= What this task involves =
From the data below, copy exactly the lines that lie between the one holding "w$. What is" and the one holding "Answer: 3863654/75 ≈ 51515.", including both, and nothing more.
[[ Supplied records open ]]
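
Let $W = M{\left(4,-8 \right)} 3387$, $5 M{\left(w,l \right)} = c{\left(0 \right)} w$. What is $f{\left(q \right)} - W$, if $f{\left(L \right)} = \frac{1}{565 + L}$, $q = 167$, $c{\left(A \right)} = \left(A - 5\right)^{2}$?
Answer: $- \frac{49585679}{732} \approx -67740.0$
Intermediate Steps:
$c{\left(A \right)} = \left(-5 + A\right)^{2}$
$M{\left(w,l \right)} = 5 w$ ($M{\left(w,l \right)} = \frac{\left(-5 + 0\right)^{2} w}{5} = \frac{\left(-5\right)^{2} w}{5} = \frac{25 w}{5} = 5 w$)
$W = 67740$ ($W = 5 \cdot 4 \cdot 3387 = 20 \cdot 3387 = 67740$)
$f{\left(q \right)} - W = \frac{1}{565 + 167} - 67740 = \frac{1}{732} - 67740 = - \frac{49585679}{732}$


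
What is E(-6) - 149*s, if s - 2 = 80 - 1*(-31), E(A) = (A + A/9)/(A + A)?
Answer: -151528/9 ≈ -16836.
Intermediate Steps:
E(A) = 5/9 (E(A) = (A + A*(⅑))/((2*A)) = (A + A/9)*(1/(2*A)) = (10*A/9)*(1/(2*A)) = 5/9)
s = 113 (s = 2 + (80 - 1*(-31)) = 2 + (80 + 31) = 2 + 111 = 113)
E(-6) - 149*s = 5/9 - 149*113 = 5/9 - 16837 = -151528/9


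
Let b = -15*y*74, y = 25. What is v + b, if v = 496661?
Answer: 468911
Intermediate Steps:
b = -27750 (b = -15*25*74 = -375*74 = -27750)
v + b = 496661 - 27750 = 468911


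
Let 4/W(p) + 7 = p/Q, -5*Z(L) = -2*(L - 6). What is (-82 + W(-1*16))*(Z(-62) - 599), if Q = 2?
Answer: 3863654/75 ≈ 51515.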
[[ Supplied records closed ]]
[[ Supplied records open ]]
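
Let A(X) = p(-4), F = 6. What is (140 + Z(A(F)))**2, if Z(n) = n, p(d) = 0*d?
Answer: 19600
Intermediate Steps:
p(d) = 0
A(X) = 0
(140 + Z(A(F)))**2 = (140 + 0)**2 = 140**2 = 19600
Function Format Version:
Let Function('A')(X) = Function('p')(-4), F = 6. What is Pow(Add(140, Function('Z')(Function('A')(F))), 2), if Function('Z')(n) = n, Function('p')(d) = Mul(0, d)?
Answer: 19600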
[[ Supplied records closed ]]
[[ Supplied records open ]]
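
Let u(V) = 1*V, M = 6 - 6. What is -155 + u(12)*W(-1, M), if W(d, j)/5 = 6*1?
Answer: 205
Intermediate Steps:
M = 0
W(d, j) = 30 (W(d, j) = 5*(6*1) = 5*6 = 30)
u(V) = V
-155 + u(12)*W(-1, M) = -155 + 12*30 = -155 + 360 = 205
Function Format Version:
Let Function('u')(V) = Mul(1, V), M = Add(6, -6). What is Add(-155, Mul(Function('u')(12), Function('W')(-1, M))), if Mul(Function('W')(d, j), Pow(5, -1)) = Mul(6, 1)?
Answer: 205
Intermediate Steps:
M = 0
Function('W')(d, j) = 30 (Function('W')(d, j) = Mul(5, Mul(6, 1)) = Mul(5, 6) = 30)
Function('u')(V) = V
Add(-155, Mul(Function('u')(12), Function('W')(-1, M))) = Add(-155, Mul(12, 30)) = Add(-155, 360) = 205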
[[ Supplied records closed ]]
= Solution to the exercise =
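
Let $W = M{\left(4,-8 \right)} 3387$, $5 M{\left(w,l \right)} = c{\left(0 \right)} w$. What is $f{\left(q \right)} - W$, if $f{\left(L \right)} = \frac{1}{565 + L}$, $q = 167$, $c{\left(A \right)} = \left(A - 5\right)^{2}$?
Answer: $- \frac{49585679}{732} \approx -67740.0$
Intermediate Steps:
$c{\left(A \right)} = \left(-5 + A\right)^{2}$
$M{\left(w,l \right)} = 5 w$ ($M{\left(w,l \right)} = \frac{\left(-5 + 0\right)^{2} w}{5} = \frac{\left(-5\right)^{2} w}{5} = \frac{25 w}{5} = 5 w$)
$W = 67740$ ($W = 5 \cdot 4 \cdot 3387 = 20 \cdot 3387 = 67740$)
$f{\left(q \right)} - W = \frac{1}{565 + 167} - 67740 = \frac{1}{732} - 67740 = - \frac{49585679}{732}$


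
What is E(-6) - 149*s, if s - 2 = 80 - 1*(-31), E(A) = (A + A/9)/(A + A)?
Answer: -151528/9 ≈ -16836.
Intermediate Steps:
E(A) = 5/9 (E(A) = (A + A*(⅑))/((2*A)) = (A + A/9)*(1/(2*A)) = (10*A/9)*(1/(2*A)) = 5/9)
s = 113 (s = 2 + (80 - 1*(-31)) = 2 + (80 + 31) = 2 + 111 = 113)
E(-6) - 149*s = 5/9 - 149*113 = 5/9 - 16837 = -151528/9


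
Let b = -15*y*74, y = 25. What is v + b, if v = 496661?
Answer: 468911
Intermediate Steps:
b = -27750 (b = -15*25*74 = -375*74 = -27750)
v + b = 496661 - 27750 = 468911


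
Let 4/W(p) + 7 = p/Q, -5*Z(L) = -2*(L - 6). What is (-82 + W(-1*16))*(Z(-62) - 599), if Q = 2?
Answer: 3863654/75 ≈ 51515.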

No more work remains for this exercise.